Retype the whole of the data exactly.

■ ■ ■ ■ ■

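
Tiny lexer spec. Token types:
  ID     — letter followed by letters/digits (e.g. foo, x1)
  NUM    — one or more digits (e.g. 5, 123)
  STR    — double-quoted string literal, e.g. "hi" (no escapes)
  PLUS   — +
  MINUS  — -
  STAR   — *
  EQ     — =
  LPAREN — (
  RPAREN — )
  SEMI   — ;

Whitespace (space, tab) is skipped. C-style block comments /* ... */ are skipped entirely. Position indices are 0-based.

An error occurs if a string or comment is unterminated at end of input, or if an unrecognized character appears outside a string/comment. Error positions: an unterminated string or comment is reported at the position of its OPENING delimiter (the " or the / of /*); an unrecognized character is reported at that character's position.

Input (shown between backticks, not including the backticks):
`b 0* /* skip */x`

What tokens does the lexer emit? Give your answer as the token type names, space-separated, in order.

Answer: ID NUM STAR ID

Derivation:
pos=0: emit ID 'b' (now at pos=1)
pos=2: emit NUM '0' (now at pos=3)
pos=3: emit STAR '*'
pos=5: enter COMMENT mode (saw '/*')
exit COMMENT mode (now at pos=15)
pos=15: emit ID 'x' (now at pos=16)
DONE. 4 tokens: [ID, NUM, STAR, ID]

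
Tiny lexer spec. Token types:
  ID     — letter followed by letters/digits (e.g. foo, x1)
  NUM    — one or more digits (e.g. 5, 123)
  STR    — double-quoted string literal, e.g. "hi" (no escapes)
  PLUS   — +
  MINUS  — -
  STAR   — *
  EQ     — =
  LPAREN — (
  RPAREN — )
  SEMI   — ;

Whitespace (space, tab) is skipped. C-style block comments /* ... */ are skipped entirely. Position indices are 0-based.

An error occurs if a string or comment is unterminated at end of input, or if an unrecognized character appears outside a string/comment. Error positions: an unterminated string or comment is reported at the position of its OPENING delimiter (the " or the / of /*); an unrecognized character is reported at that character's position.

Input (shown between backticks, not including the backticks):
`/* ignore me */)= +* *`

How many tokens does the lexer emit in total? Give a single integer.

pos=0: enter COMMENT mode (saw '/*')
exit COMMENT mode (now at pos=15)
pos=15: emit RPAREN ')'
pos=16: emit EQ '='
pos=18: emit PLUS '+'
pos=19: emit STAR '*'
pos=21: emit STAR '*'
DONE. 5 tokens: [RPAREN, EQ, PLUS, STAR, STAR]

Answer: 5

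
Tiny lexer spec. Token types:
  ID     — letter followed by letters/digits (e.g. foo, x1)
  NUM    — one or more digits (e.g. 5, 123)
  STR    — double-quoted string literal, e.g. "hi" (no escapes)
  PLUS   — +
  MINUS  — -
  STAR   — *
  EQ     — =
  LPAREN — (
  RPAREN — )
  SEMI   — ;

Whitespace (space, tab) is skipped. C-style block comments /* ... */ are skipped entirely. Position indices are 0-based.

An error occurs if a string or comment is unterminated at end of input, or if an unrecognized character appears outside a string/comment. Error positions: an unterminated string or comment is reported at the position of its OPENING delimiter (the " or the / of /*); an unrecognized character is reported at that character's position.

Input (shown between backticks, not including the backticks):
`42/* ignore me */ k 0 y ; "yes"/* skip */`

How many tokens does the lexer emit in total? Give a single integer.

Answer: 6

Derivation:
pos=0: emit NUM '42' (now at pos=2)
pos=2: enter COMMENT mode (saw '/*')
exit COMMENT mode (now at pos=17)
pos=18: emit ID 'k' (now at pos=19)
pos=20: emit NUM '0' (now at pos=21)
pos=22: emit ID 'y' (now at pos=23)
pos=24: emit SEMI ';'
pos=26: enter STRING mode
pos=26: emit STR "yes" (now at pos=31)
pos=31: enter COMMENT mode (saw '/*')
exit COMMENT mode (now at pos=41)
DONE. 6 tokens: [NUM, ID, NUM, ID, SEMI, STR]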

■ ■ ■ ■ ■

**Your solution:**
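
Tiny lexer spec. Token types:
  ID     — letter followed by letters/digits (e.g. foo, x1)
  NUM    — one or more digits (e.g. 5, 123)
  STR    — double-quoted string literal, e.g. "hi" (no escapes)
  PLUS   — +
  MINUS  — -
  STAR   — *
  EQ     — =
  LPAREN — (
  RPAREN — )
  SEMI   — ;

Whitespace (space, tab) is skipped. C-style block comments /* ... */ are skipped entirely. Position indices are 0-based.

An error occurs if a string or comment is unterminated at end of input, or if an unrecognized character appears outside a string/comment. Error positions: an unterminated string or comment is reported at the position of its OPENING delimiter (the " or the / of /*); an unrecognized character is reported at that character's position.

Input (shown between backticks, not including the backticks):
`b 0* /* skip */x`

What tokens does the lexer emit? Give your answer as the token type names, space-separated, in order.

Answer: ID NUM STAR ID

Derivation:
pos=0: emit ID 'b' (now at pos=1)
pos=2: emit NUM '0' (now at pos=3)
pos=3: emit STAR '*'
pos=5: enter COMMENT mode (saw '/*')
exit COMMENT mode (now at pos=15)
pos=15: emit ID 'x' (now at pos=16)
DONE. 4 tokens: [ID, NUM, STAR, ID]

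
Tiny lexer spec. Token types:
  ID     — letter followed by letters/digits (e.g. foo, x1)
  NUM    — one or more digits (e.g. 5, 123)
  STR    — double-quoted string literal, e.g. "hi" (no escapes)
  PLUS   — +
  MINUS  — -
  STAR   — *
  EQ     — =
  LPAREN — (
  RPAREN — )
  SEMI   — ;

Whitespace (space, tab) is skipped. C-style block comments /* ... */ are skipped entirely. Position indices are 0-based.

An error occurs if a string or comment is unterminated at end of input, or if an unrecognized character appears outside a string/comment. Error positions: an unterminated string or comment is reported at the position of its OPENING delimiter (the " or the / of /*); an unrecognized character is reported at that character's position.

Input (shown between backticks, not including the backticks):
`/* ignore me */)= +* *`

How many tokens does the lexer emit in total? Give a single integer.

pos=0: enter COMMENT mode (saw '/*')
exit COMMENT mode (now at pos=15)
pos=15: emit RPAREN ')'
pos=16: emit EQ '='
pos=18: emit PLUS '+'
pos=19: emit STAR '*'
pos=21: emit STAR '*'
DONE. 5 tokens: [RPAREN, EQ, PLUS, STAR, STAR]

Answer: 5

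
Tiny lexer spec. Token types:
  ID     — letter followed by letters/digits (e.g. foo, x1)
  NUM    — one or more digits (e.g. 5, 123)
  STR    — double-quoted string literal, e.g. "hi" (no escapes)
  PLUS   — +
  MINUS  — -
  STAR   — *
  EQ     — =
  LPAREN — (
  RPAREN — )
  SEMI   — ;

Whitespace (space, tab) is skipped. C-style block comments /* ... */ are skipped entirely. Position indices are 0-based.

An error occurs if a string or comment is unterminated at end of input, or if an unrecognized character appears outside a string/comment. Error positions: an unterminated string or comment is reported at the position of its OPENING delimiter (the " or the / of /*); an unrecognized character is reported at that character's position.

Input (shown between backticks, not including the backticks):
`42/* ignore me */ k 0 y ; "yes"/* skip */`

How many tokens does the lexer emit in total? Give a single integer.

Answer: 6

Derivation:
pos=0: emit NUM '42' (now at pos=2)
pos=2: enter COMMENT mode (saw '/*')
exit COMMENT mode (now at pos=17)
pos=18: emit ID 'k' (now at pos=19)
pos=20: emit NUM '0' (now at pos=21)
pos=22: emit ID 'y' (now at pos=23)
pos=24: emit SEMI ';'
pos=26: enter STRING mode
pos=26: emit STR "yes" (now at pos=31)
pos=31: enter COMMENT mode (saw '/*')
exit COMMENT mode (now at pos=41)
DONE. 6 tokens: [NUM, ID, NUM, ID, SEMI, STR]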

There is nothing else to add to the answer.